### What the task asks
Word for word, restate all of the records.

### Source material

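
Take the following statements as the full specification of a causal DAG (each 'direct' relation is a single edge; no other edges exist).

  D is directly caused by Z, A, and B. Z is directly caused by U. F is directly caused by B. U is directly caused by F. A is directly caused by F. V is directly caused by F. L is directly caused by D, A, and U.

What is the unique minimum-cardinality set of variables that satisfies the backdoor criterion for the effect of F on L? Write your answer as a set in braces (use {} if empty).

Variables eligible for adjustment (non-descendants of F, excluding F and L): {B}.
Backdoor paths from F to L:
  P1: F <- B -> D <- A -> L
  P2: F <- B -> D <- Z <- U -> L
  P3: F <- B -> D -> L
The empty set is not sufficient: P3 (F <- B -> D -> L) has no collider blocking it and no conditioned non-collider, so it is open.
Try {B}:
  P1: blocked at fork node B ∈ conditioning set.
  P2: blocked at fork node B ∈ conditioning set.
  P3: blocked at fork node B ∈ conditioning set.
{B} contains no descendant of F and blocks every backdoor path.
{B} is the unique smallest valid adjustment set.

{B}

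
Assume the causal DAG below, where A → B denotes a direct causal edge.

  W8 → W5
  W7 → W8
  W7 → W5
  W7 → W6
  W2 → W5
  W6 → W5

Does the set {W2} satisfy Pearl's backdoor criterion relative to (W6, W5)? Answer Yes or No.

Backdoor paths from W6 to W5 (paths whose first edge points into W6):
  P1: W6 <- W7 -> W8 -> W5
  P2: W6 <- W7 -> W5
Condition 1 (no descendant of W6 in the set): holds — descendants of W6 are {W5}; none are in {W2}.
Condition 2 (every backdoor path blocked by {W2}):
  P1: open — no interior node is in the conditioning set.
  P2: open — no interior node is in the conditioning set.
{W2} does not satisfy the backdoor criterion.

No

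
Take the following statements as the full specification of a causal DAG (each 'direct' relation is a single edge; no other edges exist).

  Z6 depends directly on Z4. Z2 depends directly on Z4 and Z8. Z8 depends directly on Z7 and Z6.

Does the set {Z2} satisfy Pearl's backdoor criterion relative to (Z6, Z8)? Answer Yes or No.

No

Backdoor paths from Z6 to Z8 (paths whose first edge points into Z6):
  P1: Z6 <- Z4 -> Z2 <- Z8
Condition 1 (no descendant of Z6 in the set): FAILS — Z2 is a descendant of Z6.
Condition 2 (every backdoor path blocked by {Z2}):
  P1: open — collider(s) Z2 are conditioned on (or have a conditioned descendant) and no non-collider on the path is in the set.
{Z2} does not satisfy the backdoor criterion.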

### Solution to the problem
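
Take the following statements as the full specification of a causal DAG (each 'direct' relation is a single edge; no other edges exist).

  D is directly caused by Z, A, and B. Z is directly caused by U. F is directly caused by B. U is directly caused by F. A is directly caused by F. V is directly caused by F. L is directly caused by D, A, and U.

What is the unique minimum-cardinality set of variables that satisfies the backdoor criterion for the effect of F on L? Write your answer as a set in braces (use {} if empty).

Variables eligible for adjustment (non-descendants of F, excluding F and L): {B}.
Backdoor paths from F to L:
  P1: F <- B -> D <- A -> L
  P2: F <- B -> D <- Z <- U -> L
  P3: F <- B -> D -> L
The empty set is not sufficient: P3 (F <- B -> D -> L) has no collider blocking it and no conditioned non-collider, so it is open.
Try {B}:
  P1: blocked at fork node B ∈ conditioning set.
  P2: blocked at fork node B ∈ conditioning set.
  P3: blocked at fork node B ∈ conditioning set.
{B} contains no descendant of F and blocks every backdoor path.
{B} is the unique smallest valid adjustment set.

{B}

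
Assume the causal DAG below, where A → B denotes a direct causal edge.

  W8 → W5
  W7 → W8
  W7 → W5
  W7 → W6
  W2 → W5
  W6 → W5

Does the set {W2} satisfy Pearl's backdoor criterion relative to (W6, W5)? Answer Yes or No.

Backdoor paths from W6 to W5 (paths whose first edge points into W6):
  P1: W6 <- W7 -> W8 -> W5
  P2: W6 <- W7 -> W5
Condition 1 (no descendant of W6 in the set): holds — descendants of W6 are {W5}; none are in {W2}.
Condition 2 (every backdoor path blocked by {W2}):
  P1: open — no interior node is in the conditioning set.
  P2: open — no interior node is in the conditioning set.
{W2} does not satisfy the backdoor criterion.

No

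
Take the following statements as the full specification of a causal DAG (each 'direct' relation is a single edge; no other edges exist).

  Z6 depends directly on Z4. Z2 depends directly on Z4 and Z8. Z8 depends directly on Z7 and Z6.

Does the set {Z2} satisfy Pearl's backdoor criterion relative to (Z6, Z8)? Answer Yes or No.

No

Backdoor paths from Z6 to Z8 (paths whose first edge points into Z6):
  P1: Z6 <- Z4 -> Z2 <- Z8
Condition 1 (no descendant of Z6 in the set): FAILS — Z2 is a descendant of Z6.
Condition 2 (every backdoor path blocked by {Z2}):
  P1: open — collider(s) Z2 are conditioned on (or have a conditioned descendant) and no non-collider on the path is in the set.
{Z2} does not satisfy the backdoor criterion.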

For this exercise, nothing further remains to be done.